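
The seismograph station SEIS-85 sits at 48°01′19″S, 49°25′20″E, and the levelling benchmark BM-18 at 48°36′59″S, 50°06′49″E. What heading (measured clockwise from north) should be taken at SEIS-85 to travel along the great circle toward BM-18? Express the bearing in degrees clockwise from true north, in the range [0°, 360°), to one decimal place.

SEIS-85: φ = -48.02194°, λ = +49.42222°
BM-18: φ = -48.61639°, λ = +50.11361°
Δλ = 0.6914°
y = sin Δλ · cos φ₂ = 0.007977
x = cos φ₁ sin φ₂ − sin φ₁ cos φ₂ cos Δλ = -0.010411
θ = atan2(y, x) = 142.5383° → 142.5383° (mod 360°)

142.5°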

※

### WHAT YOU HAVE TO DO
Repeat each entry above exactly as shown.

### SOLUTION FOR THIS TASK
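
The seismograph station SEIS-85 sits at 48°01′19″S, 49°25′20″E, and the levelling benchmark BM-18 at 48°36′59″S, 50°06′49″E. What heading (measured clockwise from north) should be taken at SEIS-85 to travel along the great circle toward BM-18? Express the bearing in degrees clockwise from true north, in the range [0°, 360°), to one decimal place.

SEIS-85: φ = -48.02194°, λ = +49.42222°
BM-18: φ = -48.61639°, λ = +50.11361°
Δλ = 0.6914°
y = sin Δλ · cos φ₂ = 0.007977
x = cos φ₁ sin φ₂ − sin φ₁ cos φ₂ cos Δλ = -0.010411
θ = atan2(y, x) = 142.5383° → 142.5383° (mod 360°)

142.5°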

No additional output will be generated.